Description of the task ▸ The response should be a precise copy of every entry.

Start of Block

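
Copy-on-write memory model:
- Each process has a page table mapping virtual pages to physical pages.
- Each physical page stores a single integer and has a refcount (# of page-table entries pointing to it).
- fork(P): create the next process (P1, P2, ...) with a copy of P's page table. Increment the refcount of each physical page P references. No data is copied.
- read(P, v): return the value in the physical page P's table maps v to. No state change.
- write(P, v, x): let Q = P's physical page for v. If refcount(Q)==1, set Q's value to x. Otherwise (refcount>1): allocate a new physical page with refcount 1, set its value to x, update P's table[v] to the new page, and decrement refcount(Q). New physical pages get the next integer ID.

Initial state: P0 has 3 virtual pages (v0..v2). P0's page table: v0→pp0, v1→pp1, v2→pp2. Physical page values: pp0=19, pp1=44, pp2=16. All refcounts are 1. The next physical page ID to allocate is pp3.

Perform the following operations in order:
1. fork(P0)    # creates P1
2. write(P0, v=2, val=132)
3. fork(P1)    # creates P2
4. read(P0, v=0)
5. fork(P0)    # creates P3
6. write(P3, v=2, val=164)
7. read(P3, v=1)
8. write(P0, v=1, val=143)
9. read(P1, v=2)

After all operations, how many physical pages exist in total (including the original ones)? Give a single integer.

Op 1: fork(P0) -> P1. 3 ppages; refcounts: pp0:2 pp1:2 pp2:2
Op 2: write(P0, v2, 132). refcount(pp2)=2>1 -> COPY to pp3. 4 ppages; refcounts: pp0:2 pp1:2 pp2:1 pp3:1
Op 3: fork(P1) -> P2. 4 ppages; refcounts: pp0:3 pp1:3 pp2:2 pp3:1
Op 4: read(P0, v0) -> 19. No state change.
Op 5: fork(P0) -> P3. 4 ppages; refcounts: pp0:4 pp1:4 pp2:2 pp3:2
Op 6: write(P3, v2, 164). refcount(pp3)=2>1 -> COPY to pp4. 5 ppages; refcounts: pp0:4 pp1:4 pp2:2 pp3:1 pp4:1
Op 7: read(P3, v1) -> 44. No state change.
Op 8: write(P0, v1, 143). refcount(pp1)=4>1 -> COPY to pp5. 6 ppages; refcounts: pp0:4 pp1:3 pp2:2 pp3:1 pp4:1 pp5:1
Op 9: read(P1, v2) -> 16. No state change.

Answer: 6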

End of Block

Completed task ▸
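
Copy-on-write memory model:
- Each process has a page table mapping virtual pages to physical pages.
- Each physical page stores a single integer and has a refcount (# of page-table entries pointing to it).
- fork(P): create the next process (P1, P2, ...) with a copy of P's page table. Increment the refcount of each physical page P references. No data is copied.
- read(P, v): return the value in the physical page P's table maps v to. No state change.
- write(P, v, x): let Q = P's physical page for v. If refcount(Q)==1, set Q's value to x. Otherwise (refcount>1): allocate a new physical page with refcount 1, set its value to x, update P's table[v] to the new page, and decrement refcount(Q). New physical pages get the next integer ID.

Initial state: P0 has 3 virtual pages (v0..v2). P0's page table: v0→pp0, v1→pp1, v2→pp2. Physical page values: pp0=19, pp1=44, pp2=16. All refcounts are 1. The next physical page ID to allocate is pp3.

Perform the following operations in order:
1. fork(P0)    # creates P1
2. write(P0, v=2, val=132)
3. fork(P1)    # creates P2
4. read(P0, v=0)
5. fork(P0)    # creates P3
6. write(P3, v=2, val=164)
7. read(P3, v=1)
8. write(P0, v=1, val=143)
9. read(P1, v=2)

After all operations, how many physical pages exist in total (including the original ones)? Give a single integer.

Op 1: fork(P0) -> P1. 3 ppages; refcounts: pp0:2 pp1:2 pp2:2
Op 2: write(P0, v2, 132). refcount(pp2)=2>1 -> COPY to pp3. 4 ppages; refcounts: pp0:2 pp1:2 pp2:1 pp3:1
Op 3: fork(P1) -> P2. 4 ppages; refcounts: pp0:3 pp1:3 pp2:2 pp3:1
Op 4: read(P0, v0) -> 19. No state change.
Op 5: fork(P0) -> P3. 4 ppages; refcounts: pp0:4 pp1:4 pp2:2 pp3:2
Op 6: write(P3, v2, 164). refcount(pp3)=2>1 -> COPY to pp4. 5 ppages; refcounts: pp0:4 pp1:4 pp2:2 pp3:1 pp4:1
Op 7: read(P3, v1) -> 44. No state change.
Op 8: write(P0, v1, 143). refcount(pp1)=4>1 -> COPY to pp5. 6 ppages; refcounts: pp0:4 pp1:3 pp2:2 pp3:1 pp4:1 pp5:1
Op 9: read(P1, v2) -> 16. No state change.

Answer: 6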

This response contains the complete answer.